> _Given records_
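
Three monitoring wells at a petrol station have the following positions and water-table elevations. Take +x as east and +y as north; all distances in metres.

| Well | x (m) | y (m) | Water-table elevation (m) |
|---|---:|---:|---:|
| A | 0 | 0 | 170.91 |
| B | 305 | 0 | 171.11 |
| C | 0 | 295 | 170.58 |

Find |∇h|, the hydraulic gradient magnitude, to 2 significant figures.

0.0013

∂h/∂x = (171.11 − 170.91) / (305 − 0) = +0.0006557
∂h/∂y = (170.58 − 170.91) / (295 − 0) = -0.001119
|∇h| = √(0.0006557² + -0.001119²) = 0.001297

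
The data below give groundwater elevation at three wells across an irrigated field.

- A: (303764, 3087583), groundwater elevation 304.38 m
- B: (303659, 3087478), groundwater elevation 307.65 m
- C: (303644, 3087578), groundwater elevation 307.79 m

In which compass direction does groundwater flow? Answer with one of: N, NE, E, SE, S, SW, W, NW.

With h = a·x + b·y + c and A as origin, the differences give:
  (-105)·a + (-105)·b = +3.27
  (-120)·a + (-5)·b = +3.41
Eliminate b (×(-5) and ×(-105), subtract): -12075·a = 341.700 → a = ∂h/∂x = -0.02830
Back-substitute: b = ∂h/∂y = -0.002845.
Flow = −∇h = (+0.02830 east, +0.002845 north), which points east.

E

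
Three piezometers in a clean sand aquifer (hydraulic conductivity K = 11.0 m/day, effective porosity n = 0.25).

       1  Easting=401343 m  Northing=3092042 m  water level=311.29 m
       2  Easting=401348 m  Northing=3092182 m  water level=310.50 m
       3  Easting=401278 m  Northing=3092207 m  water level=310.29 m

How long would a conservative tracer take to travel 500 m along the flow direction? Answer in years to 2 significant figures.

5.4 years

With h = a·x + b·y + c and 1 as origin, the differences give:
  5·a + 140·b = -0.79
  (-65)·a + 165·b = -1.00
Eliminate b (×165 and ×140, subtract): 9925·a = 9.650 → a = ∂h/∂x = +0.0009723
Back-substitute: b = ∂h/∂y = -0.005678.
|∇h| = √(0.0009723² + -0.005678²) = 0.005761
Seepage velocity v = K·i/n = 11.0 × 0.005761 / 0.25 = 0.2535 m/day.
t = 500 / 0.2535 = 1972 days = 5.4 years.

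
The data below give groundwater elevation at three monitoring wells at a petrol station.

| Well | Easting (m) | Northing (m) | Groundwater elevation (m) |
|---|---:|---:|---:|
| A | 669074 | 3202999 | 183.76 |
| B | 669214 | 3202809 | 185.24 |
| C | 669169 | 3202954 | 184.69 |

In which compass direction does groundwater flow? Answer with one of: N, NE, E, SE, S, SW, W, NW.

Three-point gradient (reference A): Δ to B = (140, -190, +1.48), Δ to C = (95, -45, +0.93).
∂h/∂x = +0.009370, ∂h/∂y = -0.0008851 (det = 11750).
Flow = −∇h = (-0.009370 east, +0.0008851 north), which points west.

W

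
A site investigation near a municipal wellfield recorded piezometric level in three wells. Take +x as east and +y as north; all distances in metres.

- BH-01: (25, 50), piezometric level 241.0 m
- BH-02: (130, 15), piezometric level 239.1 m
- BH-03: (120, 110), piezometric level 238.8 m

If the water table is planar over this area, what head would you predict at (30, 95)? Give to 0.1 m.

240.7 m

With h = a·x + b·y + c and BH-01 as origin, the differences give:
  105·a + (-35)·b = -1.9
  95·a + 60·b = -2.2
Eliminate b (×60 and ×(-35), subtract): 9625·a = -191.00 → a = ∂h/∂x = -0.01984
Back-substitute: b = ∂h/∂y = -0.005247.
h(30, 95) = 241.0 + (-0.01984)·(5) + (-0.005247)·(45) = 241.0 -0.099 -0.236 = 240.665 m.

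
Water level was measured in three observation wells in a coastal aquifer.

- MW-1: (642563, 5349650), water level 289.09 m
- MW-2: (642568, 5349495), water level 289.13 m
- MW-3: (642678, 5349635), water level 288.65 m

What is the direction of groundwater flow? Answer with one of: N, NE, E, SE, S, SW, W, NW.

Differences from MW-1: to MW-2 (Δx, Δy, Δh) = (5, -155, +0.04); to MW-3 = (115, -15, -0.44).
Determinant of the coordinate differences = 5·(-15) − 115·(-155) = 17750.
∂h/∂x = [(+0.04)·(-15) − (-0.44)·(-155)] / 17750 = -0.003876
∂h/∂y = [5·(-0.44) − 115·(+0.04)] / 17750 = -0.0003831
Flow = −∇h = (+0.003876 east, +0.0003831 north), which points east.

E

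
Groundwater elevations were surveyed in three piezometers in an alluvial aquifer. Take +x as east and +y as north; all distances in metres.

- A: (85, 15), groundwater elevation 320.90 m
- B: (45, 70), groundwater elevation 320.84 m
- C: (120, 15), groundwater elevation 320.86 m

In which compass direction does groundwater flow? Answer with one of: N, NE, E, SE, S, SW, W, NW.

NE

Taking A as reference: B−A = (-40, 55, -0.06); C−A = (35, 0, -0.04).
Solve a·Δx + b·Δy = Δh: det = (-40)·0 − 35·55 = -1925.
∂h/∂x = [(-0.06)·0 − (-0.04)·55] / -1925 = -0.001143
∂h/∂y = [(-40)·(-0.04) − 35·(-0.06)] / -1925 = -0.001922
Flow = −∇h = (+0.001143 east, +0.001922 north), which points northeast.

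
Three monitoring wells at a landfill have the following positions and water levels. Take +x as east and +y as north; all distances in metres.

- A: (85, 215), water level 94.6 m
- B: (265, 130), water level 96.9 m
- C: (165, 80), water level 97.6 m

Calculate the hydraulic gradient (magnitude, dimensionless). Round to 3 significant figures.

0.0206

With h = a·x + b·y + c and A as origin, the differences give:
  180·a + (-85)·b = +2.3
  80·a + (-135)·b = +3.0
Eliminate b (×(-135) and ×(-85), subtract): -17500·a = -55.50 → a = ∂h/∂x = +0.003171
Back-substitute: b = ∂h/∂y = -0.02034.
|∇h| = √(0.003171² + -0.02034²) = 0.02059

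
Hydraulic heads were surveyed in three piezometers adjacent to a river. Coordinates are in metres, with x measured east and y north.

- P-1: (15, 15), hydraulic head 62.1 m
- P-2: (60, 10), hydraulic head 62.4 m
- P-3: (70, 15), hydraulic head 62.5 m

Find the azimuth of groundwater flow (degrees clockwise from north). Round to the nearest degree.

233°

Three-point gradient (reference P-1): Δ to P-2 = (45, -5, +0.3), Δ to P-3 = (55, 0, +0.4).
∂h/∂x = +0.007273, ∂h/∂y = +0.005455 (det = 275).
Flow direction (−∇h) has components (-0.007273 E, -0.005455 N).
Azimuth = atan2(E, N) = atan2(-0.007273, -0.005455) = 233.1° ≈ 233°.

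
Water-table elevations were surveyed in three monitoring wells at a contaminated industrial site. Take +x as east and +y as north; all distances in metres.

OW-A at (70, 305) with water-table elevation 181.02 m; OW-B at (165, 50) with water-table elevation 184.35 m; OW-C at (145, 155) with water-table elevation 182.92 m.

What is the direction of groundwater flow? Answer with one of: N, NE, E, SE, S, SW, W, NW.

N

Taking OW-A as reference: OW-B−OW-A = (95, -255, +3.33); OW-C−OW-A = (75, -150, +1.90).
Determinant of the coordinate differences = 95·(-150) − 75·(-255) = 4875.
∂h/∂x = [(+3.33)·(-150) − (+1.90)·(-255)] / 4875 = -0.003077
∂h/∂y = [95·(+1.90) − 75·(+3.33)] / 4875 = -0.01421
Flow = −∇h = (+0.003077 east, +0.01421 north), which points north.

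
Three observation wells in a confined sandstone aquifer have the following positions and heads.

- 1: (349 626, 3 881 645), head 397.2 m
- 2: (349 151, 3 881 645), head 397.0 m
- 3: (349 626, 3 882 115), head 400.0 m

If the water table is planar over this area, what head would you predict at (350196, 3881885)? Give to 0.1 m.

∂h/∂x = (397.0 − 397.2) / (349151 − 349626) = +0.0004211
∂h/∂y = (400.0 − 397.2) / (3882115 − 3881645) = +0.005957
h(350196, 3881885) = 397.2 + (+0.0004211)·(570) + (+0.005957)·(240) = 397.2 +0.240 +1.430 = 398.870 m.

398.9 m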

> _Prompt_
Copy out every line of the listing that contains the string "surveyed".

> _Answer to this problem_
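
Groundwater elevations were surveyed in three piezometers in an alluvial aquifer. Take +x as east and +y as north; all distances in metres.
Hydraulic heads were surveyed in three piezometers adjacent to a river. Coordinates are in metres, with x measured east and y north.
Water-table elevations were surveyed in three monitoring wells at a contaminated industrial site. Take +x as east and +y as north; all distances in metres.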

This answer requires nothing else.